● **The task**
Exactly as given, transcribe each entry that follows.

● **Collected data entries**
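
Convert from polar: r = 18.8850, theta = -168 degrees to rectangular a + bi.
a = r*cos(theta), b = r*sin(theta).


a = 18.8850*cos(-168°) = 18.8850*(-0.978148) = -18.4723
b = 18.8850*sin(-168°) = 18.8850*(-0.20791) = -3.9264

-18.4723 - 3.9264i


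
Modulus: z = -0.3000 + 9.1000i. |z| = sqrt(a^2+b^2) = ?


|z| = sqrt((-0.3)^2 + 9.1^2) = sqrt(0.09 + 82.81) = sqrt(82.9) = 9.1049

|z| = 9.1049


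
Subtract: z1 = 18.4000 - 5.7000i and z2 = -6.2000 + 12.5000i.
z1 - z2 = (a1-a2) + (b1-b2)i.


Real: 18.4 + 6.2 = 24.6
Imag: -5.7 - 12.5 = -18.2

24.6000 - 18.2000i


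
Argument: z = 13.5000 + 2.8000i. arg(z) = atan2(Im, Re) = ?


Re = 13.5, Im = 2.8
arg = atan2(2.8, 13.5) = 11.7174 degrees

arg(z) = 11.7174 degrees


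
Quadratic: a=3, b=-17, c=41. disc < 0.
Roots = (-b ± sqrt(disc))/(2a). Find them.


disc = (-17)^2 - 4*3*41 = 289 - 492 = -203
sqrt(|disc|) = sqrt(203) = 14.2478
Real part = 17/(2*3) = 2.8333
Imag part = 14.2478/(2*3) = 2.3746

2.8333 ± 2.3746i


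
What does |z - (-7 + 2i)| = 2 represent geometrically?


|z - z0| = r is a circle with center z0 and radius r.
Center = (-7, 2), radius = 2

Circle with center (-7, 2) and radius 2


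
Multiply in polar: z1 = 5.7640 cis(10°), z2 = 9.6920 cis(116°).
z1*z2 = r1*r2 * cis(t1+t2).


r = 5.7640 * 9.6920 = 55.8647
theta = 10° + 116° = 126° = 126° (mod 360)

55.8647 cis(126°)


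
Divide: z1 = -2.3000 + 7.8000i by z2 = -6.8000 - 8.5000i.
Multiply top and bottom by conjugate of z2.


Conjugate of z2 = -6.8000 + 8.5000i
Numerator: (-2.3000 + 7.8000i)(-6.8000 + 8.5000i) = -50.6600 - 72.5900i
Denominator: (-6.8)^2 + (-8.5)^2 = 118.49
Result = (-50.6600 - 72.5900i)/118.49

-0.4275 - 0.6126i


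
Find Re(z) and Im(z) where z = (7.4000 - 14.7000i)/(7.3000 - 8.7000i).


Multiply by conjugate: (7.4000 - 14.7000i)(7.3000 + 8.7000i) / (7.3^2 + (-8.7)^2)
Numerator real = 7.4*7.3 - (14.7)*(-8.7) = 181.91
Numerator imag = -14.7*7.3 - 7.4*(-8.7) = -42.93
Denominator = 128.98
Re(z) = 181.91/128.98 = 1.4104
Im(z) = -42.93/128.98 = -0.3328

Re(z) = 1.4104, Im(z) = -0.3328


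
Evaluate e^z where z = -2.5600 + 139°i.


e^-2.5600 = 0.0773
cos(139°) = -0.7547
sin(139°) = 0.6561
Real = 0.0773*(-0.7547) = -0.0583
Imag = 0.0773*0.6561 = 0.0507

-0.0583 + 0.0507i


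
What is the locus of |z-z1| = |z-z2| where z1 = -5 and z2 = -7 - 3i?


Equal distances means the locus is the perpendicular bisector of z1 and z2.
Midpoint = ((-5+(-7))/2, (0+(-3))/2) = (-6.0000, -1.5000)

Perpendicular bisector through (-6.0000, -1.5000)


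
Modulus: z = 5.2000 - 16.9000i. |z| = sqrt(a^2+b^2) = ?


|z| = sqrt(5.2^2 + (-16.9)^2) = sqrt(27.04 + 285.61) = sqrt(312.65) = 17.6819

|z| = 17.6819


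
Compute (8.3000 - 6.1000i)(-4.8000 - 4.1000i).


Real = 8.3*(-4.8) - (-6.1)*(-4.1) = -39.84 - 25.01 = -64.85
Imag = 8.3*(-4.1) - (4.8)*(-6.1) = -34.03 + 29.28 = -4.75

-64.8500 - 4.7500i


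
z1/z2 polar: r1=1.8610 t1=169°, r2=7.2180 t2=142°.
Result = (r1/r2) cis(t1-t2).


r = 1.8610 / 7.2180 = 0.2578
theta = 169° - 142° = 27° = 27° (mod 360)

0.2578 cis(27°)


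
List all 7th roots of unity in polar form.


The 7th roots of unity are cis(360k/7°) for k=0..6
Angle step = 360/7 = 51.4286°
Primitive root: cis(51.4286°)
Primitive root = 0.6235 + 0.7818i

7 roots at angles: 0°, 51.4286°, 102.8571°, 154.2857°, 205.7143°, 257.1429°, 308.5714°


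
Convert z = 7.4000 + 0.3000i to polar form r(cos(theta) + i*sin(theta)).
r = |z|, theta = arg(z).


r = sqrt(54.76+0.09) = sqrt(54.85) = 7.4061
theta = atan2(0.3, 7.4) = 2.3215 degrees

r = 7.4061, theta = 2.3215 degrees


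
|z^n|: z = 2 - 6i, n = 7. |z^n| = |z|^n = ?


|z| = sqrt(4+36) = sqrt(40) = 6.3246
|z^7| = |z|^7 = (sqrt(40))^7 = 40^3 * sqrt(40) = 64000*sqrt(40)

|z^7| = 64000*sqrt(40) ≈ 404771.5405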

● **Solution for this task**
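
Convert from polar: r = 18.8850, theta = -168 degrees to rectangular a + bi.
a = r*cos(theta), b = r*sin(theta).


a = 18.8850*cos(-168°) = 18.8850*(-0.978148) = -18.4723
b = 18.8850*sin(-168°) = 18.8850*(-0.20791) = -3.9264

-18.4723 - 3.9264i


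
Modulus: z = -0.3000 + 9.1000i. |z| = sqrt(a^2+b^2) = ?


|z| = sqrt((-0.3)^2 + 9.1^2) = sqrt(0.09 + 82.81) = sqrt(82.9) = 9.1049

|z| = 9.1049


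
Subtract: z1 = 18.4000 - 5.7000i and z2 = -6.2000 + 12.5000i.
z1 - z2 = (a1-a2) + (b1-b2)i.


Real: 18.4 + 6.2 = 24.6
Imag: -5.7 - 12.5 = -18.2

24.6000 - 18.2000i


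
Argument: z = 13.5000 + 2.8000i. arg(z) = atan2(Im, Re) = ?


Re = 13.5, Im = 2.8
arg = atan2(2.8, 13.5) = 11.7174 degrees

arg(z) = 11.7174 degrees


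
Quadratic: a=3, b=-17, c=41. disc < 0.
Roots = (-b ± sqrt(disc))/(2a). Find them.


disc = (-17)^2 - 4*3*41 = 289 - 492 = -203
sqrt(|disc|) = sqrt(203) = 14.2478
Real part = 17/(2*3) = 2.8333
Imag part = 14.2478/(2*3) = 2.3746

2.8333 ± 2.3746i


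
What does |z - (-7 + 2i)| = 2 represent geometrically?


|z - z0| = r is a circle with center z0 and radius r.
Center = (-7, 2), radius = 2

Circle with center (-7, 2) and radius 2


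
Multiply in polar: z1 = 5.7640 cis(10°), z2 = 9.6920 cis(116°).
z1*z2 = r1*r2 * cis(t1+t2).


r = 5.7640 * 9.6920 = 55.8647
theta = 10° + 116° = 126° = 126° (mod 360)

55.8647 cis(126°)


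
Divide: z1 = -2.3000 + 7.8000i by z2 = -6.8000 - 8.5000i.
Multiply top and bottom by conjugate of z2.


Conjugate of z2 = -6.8000 + 8.5000i
Numerator: (-2.3000 + 7.8000i)(-6.8000 + 8.5000i) = -50.6600 - 72.5900i
Denominator: (-6.8)^2 + (-8.5)^2 = 118.49
Result = (-50.6600 - 72.5900i)/118.49

-0.4275 - 0.6126i


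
Find Re(z) and Im(z) where z = (7.4000 - 14.7000i)/(7.3000 - 8.7000i).


Multiply by conjugate: (7.4000 - 14.7000i)(7.3000 + 8.7000i) / (7.3^2 + (-8.7)^2)
Numerator real = 7.4*7.3 - (14.7)*(-8.7) = 181.91
Numerator imag = -14.7*7.3 - 7.4*(-8.7) = -42.93
Denominator = 128.98
Re(z) = 181.91/128.98 = 1.4104
Im(z) = -42.93/128.98 = -0.3328

Re(z) = 1.4104, Im(z) = -0.3328


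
Evaluate e^z where z = -2.5600 + 139°i.


e^-2.5600 = 0.0773
cos(139°) = -0.7547
sin(139°) = 0.6561
Real = 0.0773*(-0.7547) = -0.0583
Imag = 0.0773*0.6561 = 0.0507

-0.0583 + 0.0507i


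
What is the locus of |z-z1| = |z-z2| where z1 = -5 and z2 = -7 - 3i?


Equal distances means the locus is the perpendicular bisector of z1 and z2.
Midpoint = ((-5+(-7))/2, (0+(-3))/2) = (-6.0000, -1.5000)

Perpendicular bisector through (-6.0000, -1.5000)


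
Modulus: z = 5.2000 - 16.9000i. |z| = sqrt(a^2+b^2) = ?


|z| = sqrt(5.2^2 + (-16.9)^2) = sqrt(27.04 + 285.61) = sqrt(312.65) = 17.6819

|z| = 17.6819


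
Compute (8.3000 - 6.1000i)(-4.8000 - 4.1000i).


Real = 8.3*(-4.8) - (-6.1)*(-4.1) = -39.84 - 25.01 = -64.85
Imag = 8.3*(-4.1) - (4.8)*(-6.1) = -34.03 + 29.28 = -4.75

-64.8500 - 4.7500i


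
z1/z2 polar: r1=1.8610 t1=169°, r2=7.2180 t2=142°.
Result = (r1/r2) cis(t1-t2).


r = 1.8610 / 7.2180 = 0.2578
theta = 169° - 142° = 27° = 27° (mod 360)

0.2578 cis(27°)


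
List all 7th roots of unity in polar form.


The 7th roots of unity are cis(360k/7°) for k=0..6
Angle step = 360/7 = 51.4286°
Primitive root: cis(51.4286°)
Primitive root = 0.6235 + 0.7818i

7 roots at angles: 0°, 51.4286°, 102.8571°, 154.2857°, 205.7143°, 257.1429°, 308.5714°


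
Convert z = 7.4000 + 0.3000i to polar form r(cos(theta) + i*sin(theta)).
r = |z|, theta = arg(z).


r = sqrt(54.76+0.09) = sqrt(54.85) = 7.4061
theta = atan2(0.3, 7.4) = 2.3215 degrees

r = 7.4061, theta = 2.3215 degrees


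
|z^n|: z = 2 - 6i, n = 7. |z^n| = |z|^n = ?


|z| = sqrt(4+36) = sqrt(40) = 6.3246
|z^7| = |z|^7 = (sqrt(40))^7 = 40^3 * sqrt(40) = 64000*sqrt(40)

|z^7| = 64000*sqrt(40) ≈ 404771.5405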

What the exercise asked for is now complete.